Task prompt: All entries must be set down once more, precisely as given.
━━━━━ Information ━━━━━
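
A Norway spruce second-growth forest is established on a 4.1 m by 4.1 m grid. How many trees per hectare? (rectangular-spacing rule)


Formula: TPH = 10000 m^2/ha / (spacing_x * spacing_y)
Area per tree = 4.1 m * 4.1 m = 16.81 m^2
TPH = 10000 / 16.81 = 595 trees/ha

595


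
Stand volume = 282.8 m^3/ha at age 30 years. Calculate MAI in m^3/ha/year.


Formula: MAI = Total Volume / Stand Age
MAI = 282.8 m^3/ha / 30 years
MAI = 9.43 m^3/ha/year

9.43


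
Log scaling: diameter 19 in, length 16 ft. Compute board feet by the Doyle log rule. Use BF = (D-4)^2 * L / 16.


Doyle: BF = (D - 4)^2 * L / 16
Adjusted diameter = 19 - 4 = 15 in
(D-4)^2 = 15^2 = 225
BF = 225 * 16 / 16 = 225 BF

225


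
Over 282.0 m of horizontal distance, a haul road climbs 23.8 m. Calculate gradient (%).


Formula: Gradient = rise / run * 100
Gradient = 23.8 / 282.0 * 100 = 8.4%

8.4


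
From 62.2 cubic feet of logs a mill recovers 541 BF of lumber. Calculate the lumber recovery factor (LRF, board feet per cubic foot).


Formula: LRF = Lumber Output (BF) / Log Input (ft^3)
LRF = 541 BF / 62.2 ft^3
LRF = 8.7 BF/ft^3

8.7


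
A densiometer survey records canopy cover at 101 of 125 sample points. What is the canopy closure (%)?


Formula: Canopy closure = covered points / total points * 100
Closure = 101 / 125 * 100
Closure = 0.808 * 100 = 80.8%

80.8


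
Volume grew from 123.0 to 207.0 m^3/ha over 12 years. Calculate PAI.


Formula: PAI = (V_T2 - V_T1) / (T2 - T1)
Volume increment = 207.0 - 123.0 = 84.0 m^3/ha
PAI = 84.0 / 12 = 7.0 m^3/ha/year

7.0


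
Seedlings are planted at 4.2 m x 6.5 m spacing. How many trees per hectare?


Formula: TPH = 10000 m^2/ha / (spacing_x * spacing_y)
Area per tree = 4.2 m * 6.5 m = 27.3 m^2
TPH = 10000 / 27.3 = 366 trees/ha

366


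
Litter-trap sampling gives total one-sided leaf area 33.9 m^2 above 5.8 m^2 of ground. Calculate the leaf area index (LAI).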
━━━━━
Solution to the exercise:
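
A Norway spruce second-growth forest is established on a 4.1 m by 4.1 m grid. How many trees per hectare? (rectangular-spacing rule)


Formula: TPH = 10000 m^2/ha / (spacing_x * spacing_y)
Area per tree = 4.1 m * 4.1 m = 16.81 m^2
TPH = 10000 / 16.81 = 595 trees/ha

595


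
Stand volume = 282.8 m^3/ha at age 30 years. Calculate MAI in m^3/ha/year.


Formula: MAI = Total Volume / Stand Age
MAI = 282.8 m^3/ha / 30 years
MAI = 9.43 m^3/ha/year

9.43


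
Log scaling: diameter 19 in, length 16 ft. Compute board feet by the Doyle log rule. Use BF = (D-4)^2 * L / 16.


Doyle: BF = (D - 4)^2 * L / 16
Adjusted diameter = 19 - 4 = 15 in
(D-4)^2 = 15^2 = 225
BF = 225 * 16 / 16 = 225 BF

225


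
Over 282.0 m of horizontal distance, a haul road climbs 23.8 m. Calculate gradient (%).


Formula: Gradient = rise / run * 100
Gradient = 23.8 / 282.0 * 100 = 8.4%

8.4


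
From 62.2 cubic feet of logs a mill recovers 541 BF of lumber. Calculate the lumber recovery factor (LRF, board feet per cubic foot).


Formula: LRF = Lumber Output (BF) / Log Input (ft^3)
LRF = 541 BF / 62.2 ft^3
LRF = 8.7 BF/ft^3

8.7


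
A densiometer survey records canopy cover at 101 of 125 sample points. What is the canopy closure (%)?


Formula: Canopy closure = covered points / total points * 100
Closure = 101 / 125 * 100
Closure = 0.808 * 100 = 80.8%

80.8


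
Volume grew from 123.0 to 207.0 m^3/ha over 12 years. Calculate PAI.


Formula: PAI = (V_T2 - V_T1) / (T2 - T1)
Volume increment = 207.0 - 123.0 = 84.0 m^3/ha
PAI = 84.0 / 12 = 7.0 m^3/ha/year

7.0


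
Seedlings are planted at 4.2 m x 6.5 m spacing. How many trees per hectare?


Formula: TPH = 10000 m^2/ha / (spacing_x * spacing_y)
Area per tree = 4.2 m * 6.5 m = 27.3 m^2
TPH = 10000 / 27.3 = 366 trees/ha

366


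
Litter-trap sampling gives total one-sided leaf area 33.9 m^2 above 5.8 m^2 of ground. Calculate the leaf area index (LAI).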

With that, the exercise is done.